▶ _TASK_
Find the string "allomorphs" in the records and copy each line where it occurs.

Saved data entries
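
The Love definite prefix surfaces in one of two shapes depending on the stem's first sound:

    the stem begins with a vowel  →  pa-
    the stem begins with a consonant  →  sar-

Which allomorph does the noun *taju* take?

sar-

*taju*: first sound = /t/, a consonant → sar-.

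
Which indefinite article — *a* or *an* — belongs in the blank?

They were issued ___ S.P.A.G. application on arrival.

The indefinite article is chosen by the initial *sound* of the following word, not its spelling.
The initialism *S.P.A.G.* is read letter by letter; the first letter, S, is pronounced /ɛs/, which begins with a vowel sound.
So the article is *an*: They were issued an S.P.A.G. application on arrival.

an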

...

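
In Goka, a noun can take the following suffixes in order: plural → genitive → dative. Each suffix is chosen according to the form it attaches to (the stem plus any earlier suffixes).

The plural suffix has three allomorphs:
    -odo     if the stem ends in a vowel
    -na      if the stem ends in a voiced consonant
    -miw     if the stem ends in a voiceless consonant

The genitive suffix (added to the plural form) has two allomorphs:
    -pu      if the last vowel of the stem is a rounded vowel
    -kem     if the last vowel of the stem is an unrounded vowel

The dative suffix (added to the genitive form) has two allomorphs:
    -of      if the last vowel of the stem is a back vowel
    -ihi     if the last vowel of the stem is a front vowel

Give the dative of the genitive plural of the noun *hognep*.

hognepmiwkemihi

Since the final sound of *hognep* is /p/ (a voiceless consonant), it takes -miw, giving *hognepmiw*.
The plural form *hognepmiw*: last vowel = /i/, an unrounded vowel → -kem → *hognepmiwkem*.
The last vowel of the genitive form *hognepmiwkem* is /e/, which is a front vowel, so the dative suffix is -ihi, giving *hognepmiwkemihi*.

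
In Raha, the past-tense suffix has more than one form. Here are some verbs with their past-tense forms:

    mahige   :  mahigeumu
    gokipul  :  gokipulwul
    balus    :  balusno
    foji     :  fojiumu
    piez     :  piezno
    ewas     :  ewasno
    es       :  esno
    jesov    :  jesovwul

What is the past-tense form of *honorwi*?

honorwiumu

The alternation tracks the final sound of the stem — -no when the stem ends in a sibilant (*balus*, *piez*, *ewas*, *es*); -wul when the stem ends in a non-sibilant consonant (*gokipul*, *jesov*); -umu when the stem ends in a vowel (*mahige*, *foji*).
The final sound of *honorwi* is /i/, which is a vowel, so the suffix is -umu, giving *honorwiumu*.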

▶ _EXERCISE ANSWER_
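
The plural suffix has three allomorphs:
The genitive suffix (added to the plural form) has two allomorphs:
The dative suffix (added to the genitive form) has two allomorphs: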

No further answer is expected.